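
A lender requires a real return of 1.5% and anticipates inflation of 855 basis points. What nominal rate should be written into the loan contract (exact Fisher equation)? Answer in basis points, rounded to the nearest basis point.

1018 basis points

(1 + i) = (1 + r)(1 + π) = 1.01500 × 1.08550 = 1.1017825
i = 1.1017825 − 1, so the required nominal rate is 1018 basis points.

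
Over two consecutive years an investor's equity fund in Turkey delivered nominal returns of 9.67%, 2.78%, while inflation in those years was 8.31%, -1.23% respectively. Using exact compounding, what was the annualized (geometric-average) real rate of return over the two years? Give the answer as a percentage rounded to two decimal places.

Compound the nominal returns: 1.0967 × 1.0278 = 1.12718826.
Compound inflation: 1.0831 × 0.9877 = 1.06977787.
Deflate: 1.12718826 / 1.06977787 = 1.05366571.
Annualized real rate = 1.05366571^(1/2) − 1 = 2.6482% → 2.65%.

2.65%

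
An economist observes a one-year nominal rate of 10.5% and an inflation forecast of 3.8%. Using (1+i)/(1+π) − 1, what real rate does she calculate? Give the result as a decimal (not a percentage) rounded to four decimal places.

0.0645

1 + r = 1.10500 / 1.03800 = 1.064547
r = 1.064547 − 1 = 6.4547%, i.e. 0.0645.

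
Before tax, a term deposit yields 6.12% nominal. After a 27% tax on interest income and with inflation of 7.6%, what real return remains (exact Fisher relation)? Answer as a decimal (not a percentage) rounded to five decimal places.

-0.02911

After-tax nominal return = 6.12% × (1 − 0.27) = 4.4676%.
1 + r = 1.044676 / 1.07600 = 0.970888
After-tax real rate = 0.970888 − 1 → -0.02911.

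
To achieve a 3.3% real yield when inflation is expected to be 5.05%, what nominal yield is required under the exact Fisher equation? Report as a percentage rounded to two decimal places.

8.52%

(1 + i) = (1 + r)(1 + π) = 1.03300 × 1.05050 = 1.0851665
i = 1.0851665 − 1, so the required nominal rate is 8.52%.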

■ The task: Retype exactly, and only, the lines that run from the one with "To achieve a" through the final line of the entries.

■ Solution to this problem:
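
To achieve a 3.3% real yield when inflation is expected to be 5.05%, what nominal yield is required under the exact Fisher equation? Report as a percentage rounded to two decimal places.

8.52%

(1 + i) = (1 + r)(1 + π) = 1.03300 × 1.05050 = 1.0851665
i = 1.0851665 − 1, so the required nominal rate is 8.52%.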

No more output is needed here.